- WHAT YOU WILL DO
All lines with the word "block" must be pulled from the entries below.

- EXCERPTED DATA
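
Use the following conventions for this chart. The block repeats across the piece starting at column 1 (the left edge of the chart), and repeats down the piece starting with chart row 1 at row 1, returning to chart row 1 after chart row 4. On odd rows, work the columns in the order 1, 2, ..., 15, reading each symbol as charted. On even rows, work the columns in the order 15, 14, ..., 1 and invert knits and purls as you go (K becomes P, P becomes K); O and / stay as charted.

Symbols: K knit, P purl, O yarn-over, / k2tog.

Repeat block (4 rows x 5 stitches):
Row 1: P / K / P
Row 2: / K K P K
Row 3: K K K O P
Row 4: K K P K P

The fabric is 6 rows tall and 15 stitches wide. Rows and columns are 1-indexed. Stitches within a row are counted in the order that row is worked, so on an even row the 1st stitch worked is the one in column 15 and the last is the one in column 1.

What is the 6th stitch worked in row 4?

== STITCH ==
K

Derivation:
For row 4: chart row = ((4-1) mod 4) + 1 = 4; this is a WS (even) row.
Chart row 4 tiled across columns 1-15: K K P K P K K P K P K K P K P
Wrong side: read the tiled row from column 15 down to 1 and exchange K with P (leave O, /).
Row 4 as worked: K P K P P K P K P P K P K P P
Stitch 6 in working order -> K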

- TASK SOLUTION
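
Use the following conventions for this chart. The block repeats across the piece starting at column 1 (the left edge of the chart), and repeats down the piece starting with chart row 1 at row 1, returning to chart row 1 after chart row 4. On odd rows, work the columns in the order 1, 2, ..., 15, reading each symbol as charted. On even rows, work the columns in the order 15, 14, ..., 1 and invert knits and purls as you go (K becomes P, P becomes K); O and / stay as charted.
Repeat block (4 rows x 5 stitches):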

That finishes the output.